> Goal of the exercise
Only the lines with "bottom" in them need to be copied from the listing.

[Dataset content Boundary: Start]

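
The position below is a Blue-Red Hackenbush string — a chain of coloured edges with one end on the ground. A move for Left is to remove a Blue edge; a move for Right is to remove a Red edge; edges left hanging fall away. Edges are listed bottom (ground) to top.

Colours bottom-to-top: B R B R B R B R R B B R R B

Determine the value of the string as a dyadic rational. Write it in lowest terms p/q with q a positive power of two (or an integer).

v_1 [B]  L=[0]  R=[·]  ⇒ 1
v_2 [BR]  L=[0]  R=[1]  ⇒ 1/2
v_3 [BRB]  L=[0; 1/2]  R=[1]  ⇒ 3/4
v_4 [BRBR]  L=[0; 1/2]  R=[3/4; 1]  ⇒ 5/8
v_5 [BRBRB]  L=[0; 1/2; 5/8]  R=[3/4; 1]  ⇒ 11/16
v_6 [BRBRBR]  L=[0; 1/2; 5/8]  R=[11/16; 3/4; 1]  ⇒ 21/32
v_7 [BRBRBRB]  L=[0; 1/2; 5/8; 21/32]  R=[11/16; 3/4; 1]  ⇒ 43/64
v_8 [BRBRBRBR]  L=[0; 1/2; 5/8; 21/32]  R=[43/64; 11/16; 3/4; 1]  ⇒ 85/128
v_9 [BRBRBRBRR]  L=[0; 1/2; 5/8; 21/32]  R=[85/128; 43/64; 11/16; 3/4; 1]  ⇒ 169/256
v_10 [BRBRBRBRRB]  L=[0; 1/2; 5/8; 21/32; 169/256]  R=[85/128; 43/64; 11/16; 3/4; 1]  ⇒ 339/512
v_11 [BRBRBRBRRBB]  L=[0; 1/2; 5/8; 21/32; 169/256; 339/512]  R=[85/128; 43/64; 11/16; 3/4; 1]  ⇒ 679/1024
v_12 [BRBRBRBRRBBR]  L=[0; 1/2; 5/8; 21/32; 169/256; 339/512]  R=[679/1024; 85/128; 43/64; 11/16; 3/4; 1]  ⇒ 1357/2048
v_13 [BRBRBRBRRBBRR]  L=[0; 1/2; 5/8; 21/32; 169/256; 339/512]  R=[1357/2048; 679/1024; 85/128; 43/64; 11/16; 3/4; 1]  ⇒ 2713/4096
v_14 [BRBRBRBRRBBRRB]  L=[0; 1/2; 5/8; 21/32; 169/256; 339/512; 2713/4096]  R=[1357/2048; 679/1024; 85/128; 43/64; 11/16; 3/4; 1]  ⇒ 5427/8192

5427/8192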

[Dataset content Boundary: End]

> The completed task
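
The position below is a Blue-Red Hackenbush string — a chain of coloured edges with one end on the ground. A move for Left is to remove a Blue edge; a move for Right is to remove a Red edge; edges left hanging fall away. Edges are listed bottom (ground) to top.
Colours bottom-to-top: B R B R B R B R R B B R R B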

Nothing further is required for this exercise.